> **INSTRUCTIONS TO FOLLOW**:
Search the entries for the word "listed". Copy every line that holds it.

> **DATA SUPPLIED**:
--

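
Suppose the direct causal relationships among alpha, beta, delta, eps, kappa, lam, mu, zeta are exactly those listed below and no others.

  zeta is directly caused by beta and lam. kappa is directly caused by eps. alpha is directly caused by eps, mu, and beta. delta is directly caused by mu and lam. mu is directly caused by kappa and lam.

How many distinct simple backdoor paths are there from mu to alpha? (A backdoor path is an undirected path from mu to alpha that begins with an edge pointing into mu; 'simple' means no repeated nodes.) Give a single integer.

A backdoor path from mu to alpha is any simple undirected path whose first edge points into mu (i.e. leaves mu via a parent).
Parents of mu: {kappa, lam}.
Enumerating:
  P1: mu <- kappa <- eps -> alpha
  P2: mu <- lam -> zeta <- beta -> alpha
That exhausts the simple backdoor paths. Count: 2.

2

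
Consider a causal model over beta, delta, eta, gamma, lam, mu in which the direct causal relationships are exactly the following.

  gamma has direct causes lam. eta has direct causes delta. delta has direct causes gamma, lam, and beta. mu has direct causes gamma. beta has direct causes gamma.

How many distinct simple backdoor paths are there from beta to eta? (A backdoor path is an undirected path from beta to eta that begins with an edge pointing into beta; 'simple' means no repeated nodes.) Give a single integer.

A backdoor path from beta to eta is any simple undirected path whose first edge points into beta (i.e. leaves beta via a parent).
Parents of beta: {gamma}.
Enumerating:
  P1: beta <- gamma <- lam -> delta -> eta
  P2: beta <- gamma -> delta -> eta
That exhausts the simple backdoor paths. Count: 2.

2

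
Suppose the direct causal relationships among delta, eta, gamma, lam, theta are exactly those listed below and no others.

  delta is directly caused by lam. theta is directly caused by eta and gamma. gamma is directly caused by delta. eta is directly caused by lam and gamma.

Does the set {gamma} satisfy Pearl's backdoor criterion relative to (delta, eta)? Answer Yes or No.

Backdoor paths from delta to eta (paths whose first edge points into delta):
  P1: delta <- lam -> eta
Condition 1 (no descendant of delta in the set): FAILS — gamma is a descendant of delta.
Condition 2 (every backdoor path blocked by {gamma}):
  P1: open — no interior node is in the conditioning set.
{gamma} does not satisfy the backdoor criterion.

No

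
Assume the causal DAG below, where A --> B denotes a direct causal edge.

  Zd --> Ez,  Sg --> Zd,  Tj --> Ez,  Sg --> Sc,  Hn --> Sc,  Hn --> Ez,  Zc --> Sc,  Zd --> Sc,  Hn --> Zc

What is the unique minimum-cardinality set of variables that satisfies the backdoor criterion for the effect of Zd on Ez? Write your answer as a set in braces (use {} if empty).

Variables eligible for adjustment (non-descendants of Zd, excluding Zd and Ez): {Hn, Sg, Tj, Zc}.
Backdoor paths from Zd to Ez:
  P1: Zd <- Sg -> Sc <- Hn -> Ez
  P2: Zd <- Sg -> Sc <- Zc <- Hn -> Ez
Each backdoor path contains an unconditioned collider, so every path is already blocked with the empty conditioning set:
  P1: blocked at collider Sc (neither it nor any descendant is in the conditioning set).
  P2: blocked at collider Sc (neither it nor any descendant is in the conditioning set).
The empty set is therefore the unique smallest valid set.

{}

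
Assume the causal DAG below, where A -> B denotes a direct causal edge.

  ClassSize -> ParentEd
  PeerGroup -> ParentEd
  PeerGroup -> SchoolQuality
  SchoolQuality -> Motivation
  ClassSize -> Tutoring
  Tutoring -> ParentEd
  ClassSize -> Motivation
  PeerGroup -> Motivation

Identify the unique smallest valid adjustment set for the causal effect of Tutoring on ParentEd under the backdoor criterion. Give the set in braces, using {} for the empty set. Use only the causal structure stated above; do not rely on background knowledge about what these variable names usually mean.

Variables eligible for adjustment (non-descendants of Tutoring, excluding Tutoring and ParentEd): {ClassSize, Motivation, PeerGroup, SchoolQuality}.
Backdoor paths from Tutoring to ParentEd:
  P1: Tutoring <- ClassSize -> ParentEd
  P2: Tutoring <- ClassSize -> Motivation <- PeerGroup -> ParentEd
  P3: Tutoring <- ClassSize -> Motivation <- SchoolQuality <- PeerGroup -> ParentEd
The empty set is not sufficient: P1 (Tutoring <- ClassSize -> ParentEd) has no collider blocking it and no conditioned non-collider, so it is open.
Try {ClassSize}:
  P1: blocked at fork node ClassSize ∈ conditioning set.
  P2: blocked at fork node ClassSize ∈ conditioning set.
  P3: blocked at fork node ClassSize ∈ conditioning set.
{ClassSize} contains no descendant of Tutoring and blocks every backdoor path.
No other singleton works — e.g. {PeerGroup} leaves P1 open — so {ClassSize} is the unique smallest valid adjustment set.

{ClassSize}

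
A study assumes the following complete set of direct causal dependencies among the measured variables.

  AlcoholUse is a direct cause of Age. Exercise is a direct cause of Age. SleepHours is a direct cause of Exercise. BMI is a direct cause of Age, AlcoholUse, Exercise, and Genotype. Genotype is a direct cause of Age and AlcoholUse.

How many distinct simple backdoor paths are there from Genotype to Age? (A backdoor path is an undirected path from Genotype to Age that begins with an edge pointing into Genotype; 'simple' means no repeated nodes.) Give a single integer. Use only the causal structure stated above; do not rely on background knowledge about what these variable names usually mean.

A backdoor path from Genotype to Age is any simple undirected path whose first edge points into Genotype (i.e. leaves Genotype via a parent).
Parents of Genotype: {BMI}.
Enumerating:
  P1: Genotype <- BMI -> Exercise -> Age
  P2: Genotype <- BMI -> AlcoholUse -> Age
  P3: Genotype <- BMI -> Age
That exhausts the simple backdoor paths. Count: 3.

3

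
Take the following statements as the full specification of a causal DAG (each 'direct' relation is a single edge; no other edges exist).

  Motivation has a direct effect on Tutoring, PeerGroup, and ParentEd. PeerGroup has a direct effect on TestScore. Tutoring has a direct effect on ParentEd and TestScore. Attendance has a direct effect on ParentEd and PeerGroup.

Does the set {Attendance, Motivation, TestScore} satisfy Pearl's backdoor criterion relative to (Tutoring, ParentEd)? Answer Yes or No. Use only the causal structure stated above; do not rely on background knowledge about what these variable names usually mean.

Backdoor paths from Tutoring to ParentEd (paths whose first edge points into Tutoring):
  P1: Tutoring <- Motivation -> PeerGroup <- Attendance -> ParentEd
  P2: Tutoring <- Motivation -> ParentEd
Condition 1 (no descendant of Tutoring in the set): FAILS — TestScore is a descendant of Tutoring.
Condition 2 (every backdoor path blocked by {Attendance, Motivation, TestScore}):
  P1: blocked at fork node Motivation ∈ conditioning set.
  P2: blocked at fork node Motivation ∈ conditioning set.
{Attendance, Motivation, TestScore} does not satisfy the backdoor criterion.

No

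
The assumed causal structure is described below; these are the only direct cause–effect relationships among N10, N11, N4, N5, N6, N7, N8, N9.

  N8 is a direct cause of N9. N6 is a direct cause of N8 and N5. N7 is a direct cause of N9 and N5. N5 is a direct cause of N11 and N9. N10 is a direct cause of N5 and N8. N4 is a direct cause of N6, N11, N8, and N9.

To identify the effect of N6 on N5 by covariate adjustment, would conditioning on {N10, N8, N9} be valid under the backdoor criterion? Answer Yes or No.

No

Backdoor paths from N6 to N5 (paths whose first edge points into N6):
  P1: N6 <- N4 -> N8 <- N10 -> N5
  P2: N6 <- N4 -> N8 -> N9 <- N7 -> N5
  P3: N6 <- N4 -> N8 -> N9 <- N5
  P4: N6 <- N4 -> N9 <- N7 -> N5
  P5: N6 <- N4 -> N9 <- N5
  P6: N6 <- N4 -> N9 <- N8 <- N10 -> N5
  P7: N6 <- N4 -> N11 <- N5
Condition 1 (no descendant of N6 in the set): FAILS — N8 and N9 are descendants of N6.
Condition 2 (every backdoor path blocked by {N10, N8, N9}):
  P1: blocked at fork node N10 ∈ conditioning set.
  P2: blocked at chain node N8 ∈ conditioning set.
  P3: blocked at chain node N8 ∈ conditioning set.
  P4: open — collider(s) N9 are conditioned on (or have a conditioned descendant) and no non-collider on the path is in the set.
  P5: open — collider(s) N9 are conditioned on (or have a conditioned descendant) and no non-collider on the path is in the set.
  P6: blocked at chain node N8 ∈ conditioning set.
  P7: blocked at collider N11 (neither it nor any descendant is in the conditioning set).
{N10, N8, N9} does not satisfy the backdoor criterion.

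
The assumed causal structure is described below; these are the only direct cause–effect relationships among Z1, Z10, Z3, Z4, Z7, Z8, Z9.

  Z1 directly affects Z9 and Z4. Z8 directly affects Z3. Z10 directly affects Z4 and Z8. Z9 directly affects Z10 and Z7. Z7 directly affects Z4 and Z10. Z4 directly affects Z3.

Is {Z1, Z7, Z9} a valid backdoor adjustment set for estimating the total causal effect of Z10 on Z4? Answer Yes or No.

Yes

Backdoor paths from Z10 to Z4 (paths whose first edge points into Z10):
  P1: Z10 <- Z9 <- Z1 -> Z4
  P2: Z10 <- Z9 -> Z7 -> Z4
  P3: Z10 <- Z7 <- Z9 <- Z1 -> Z4
  P4: Z10 <- Z7 -> Z4
Condition 1 (no descendant of Z10 in the set): holds — descendants of Z10 are {Z3, Z4, Z8}; none are in {Z1, Z7, Z9}.
Condition 2 (every backdoor path blocked by {Z1, Z7, Z9}):
  P1: blocked at chain node Z9 ∈ conditioning set.
  P2: blocked at fork node Z9 ∈ conditioning set.
  P3: blocked at chain node Z7 ∈ conditioning set.
  P4: blocked at fork node Z7 ∈ conditioning set.
{Z1, Z7, Z9} satisfies the backdoor criterion.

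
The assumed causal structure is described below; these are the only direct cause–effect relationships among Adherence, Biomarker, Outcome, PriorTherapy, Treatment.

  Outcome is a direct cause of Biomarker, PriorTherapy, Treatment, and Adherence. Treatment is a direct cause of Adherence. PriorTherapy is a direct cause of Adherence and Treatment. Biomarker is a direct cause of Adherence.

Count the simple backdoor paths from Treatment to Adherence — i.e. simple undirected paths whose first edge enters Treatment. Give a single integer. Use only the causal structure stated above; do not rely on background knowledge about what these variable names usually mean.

A backdoor path from Treatment to Adherence is any simple undirected path whose first edge points into Treatment (i.e. leaves Treatment via a parent).
Parents of Treatment: {Outcome, PriorTherapy}.
Enumerating:
  P1: Treatment <- Outcome -> Biomarker -> Adherence
  P2: Treatment <- Outcome -> PriorTherapy -> Adherence
  P3: Treatment <- Outcome -> Adherence
  P4: Treatment <- PriorTherapy <- Outcome -> Biomarker -> Adherence
  P5: Treatment <- PriorTherapy <- Outcome -> Adherence
  P6: Treatment <- PriorTherapy -> Adherence
That exhausts the simple backdoor paths. Count: 6.

6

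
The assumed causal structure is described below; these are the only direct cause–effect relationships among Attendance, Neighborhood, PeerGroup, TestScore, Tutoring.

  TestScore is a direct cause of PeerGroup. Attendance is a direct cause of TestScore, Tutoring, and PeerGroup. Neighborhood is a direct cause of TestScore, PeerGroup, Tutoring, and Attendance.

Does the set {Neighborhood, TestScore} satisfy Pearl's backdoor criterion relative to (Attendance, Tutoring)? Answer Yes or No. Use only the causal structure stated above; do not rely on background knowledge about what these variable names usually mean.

Backdoor paths from Attendance to Tutoring (paths whose first edge points into Attendance):
  P1: Attendance <- Neighborhood -> Tutoring
Condition 1 (no descendant of Attendance in the set): FAILS — TestScore is a descendant of Attendance.
Condition 2 (every backdoor path blocked by {Neighborhood, TestScore}):
  P1: blocked at fork node Neighborhood ∈ conditioning set.
{Neighborhood, TestScore} does not satisfy the backdoor criterion.

No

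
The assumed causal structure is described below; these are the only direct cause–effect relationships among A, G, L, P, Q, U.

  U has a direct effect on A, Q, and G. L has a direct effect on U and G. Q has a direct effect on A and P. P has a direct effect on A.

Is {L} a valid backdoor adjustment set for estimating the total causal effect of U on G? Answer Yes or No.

Yes

Backdoor paths from U to G (paths whose first edge points into U):
  P1: U <- L -> G
Condition 1 (no descendant of U in the set): holds — descendants of U are {A, G, P, Q}; none are in {L}.
Condition 2 (every backdoor path blocked by {L}):
  P1: blocked at fork node L ∈ conditioning set.
{L} satisfies the backdoor criterion.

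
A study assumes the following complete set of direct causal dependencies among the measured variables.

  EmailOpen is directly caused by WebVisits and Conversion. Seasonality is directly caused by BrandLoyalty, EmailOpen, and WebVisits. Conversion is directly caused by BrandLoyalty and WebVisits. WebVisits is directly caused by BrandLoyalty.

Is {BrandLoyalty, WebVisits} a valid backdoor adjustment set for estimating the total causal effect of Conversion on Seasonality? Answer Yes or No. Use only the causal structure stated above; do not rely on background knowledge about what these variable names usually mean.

Backdoor paths from Conversion to Seasonality (paths whose first edge points into Conversion):
  P1: Conversion <- BrandLoyalty -> WebVisits -> EmailOpen -> Seasonality
  P2: Conversion <- BrandLoyalty -> WebVisits -> Seasonality
  P3: Conversion <- BrandLoyalty -> Seasonality
  P4: Conversion <- WebVisits <- BrandLoyalty -> Seasonality
  P5: Conversion <- WebVisits -> EmailOpen -> Seasonality
  P6: Conversion <- WebVisits -> Seasonality
Condition 1 (no descendant of Conversion in the set): holds — descendants of Conversion are {EmailOpen, Seasonality}; none are in {BrandLoyalty, WebVisits}.
Condition 2 (every backdoor path blocked by {BrandLoyalty, WebVisits}):
  P1: blocked at fork node BrandLoyalty ∈ conditioning set.
  P2: blocked at fork node BrandLoyalty ∈ conditioning set.
  P3: blocked at fork node BrandLoyalty ∈ conditioning set.
  P4: blocked at chain node WebVisits ∈ conditioning set.
  P5: blocked at fork node WebVisits ∈ conditioning set.
  P6: blocked at fork node WebVisits ∈ conditioning set.
{BrandLoyalty, WebVisits} satisfies the backdoor criterion.

Yes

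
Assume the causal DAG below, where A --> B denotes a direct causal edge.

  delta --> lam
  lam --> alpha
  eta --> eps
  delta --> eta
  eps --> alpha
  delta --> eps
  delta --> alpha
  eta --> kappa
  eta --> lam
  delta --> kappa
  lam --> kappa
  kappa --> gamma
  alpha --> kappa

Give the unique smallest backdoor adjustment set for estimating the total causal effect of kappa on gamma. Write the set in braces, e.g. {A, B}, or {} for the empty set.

Variables eligible for adjustment (non-descendants of kappa, excluding kappa and gamma): {alpha, delta, eps, eta, lam}.
Backdoor paths from kappa to gamma:
  (none)
With no backdoor paths the empty set already satisfies the criterion, and it is trivially minimal.

{}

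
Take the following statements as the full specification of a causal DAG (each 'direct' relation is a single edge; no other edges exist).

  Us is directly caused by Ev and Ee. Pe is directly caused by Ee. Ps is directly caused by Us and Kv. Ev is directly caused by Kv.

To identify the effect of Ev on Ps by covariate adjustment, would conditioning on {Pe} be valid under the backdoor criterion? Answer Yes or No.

Backdoor paths from Ev to Ps (paths whose first edge points into Ev):
  P1: Ev <- Kv -> Ps
Condition 1 (no descendant of Ev in the set): holds — descendants of Ev are {Ps, Us}; none are in {Pe}.
Condition 2 (every backdoor path blocked by {Pe}):
  P1: open — no interior node is in the conditioning set.
{Pe} does not satisfy the backdoor criterion.

No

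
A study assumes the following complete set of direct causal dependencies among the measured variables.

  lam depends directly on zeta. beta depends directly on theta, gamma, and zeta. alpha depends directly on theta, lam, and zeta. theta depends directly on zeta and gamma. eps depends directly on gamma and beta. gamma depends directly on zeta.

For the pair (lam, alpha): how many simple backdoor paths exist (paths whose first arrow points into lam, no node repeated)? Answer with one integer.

8

A backdoor path from lam to alpha is any simple undirected path whose first edge points into lam (i.e. leaves lam via a parent).
Parents of lam: {zeta}.
Enumerating:
  P1: lam <- zeta -> gamma -> theta -> alpha
  P2: lam <- zeta -> gamma -> beta <- theta -> alpha
  P3: lam <- zeta -> gamma -> eps <- beta <- theta -> alpha
  P4: lam <- zeta -> theta -> alpha
  P5: lam <- zeta -> beta <- gamma -> theta -> alpha
  P6: lam <- zeta -> beta <- theta -> alpha
  P7: lam <- zeta -> beta -> eps <- gamma -> theta -> alpha
  P8: lam <- zeta -> alpha
That exhausts the simple backdoor paths. Count: 8.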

--

> **WRITTEN ANSWER**:
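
Suppose the direct causal relationships among alpha, beta, delta, eps, kappa, lam, mu, zeta are exactly those listed below and no others.
Suppose the direct causal relationships among delta, eta, gamma, lam, theta are exactly those listed below and no others.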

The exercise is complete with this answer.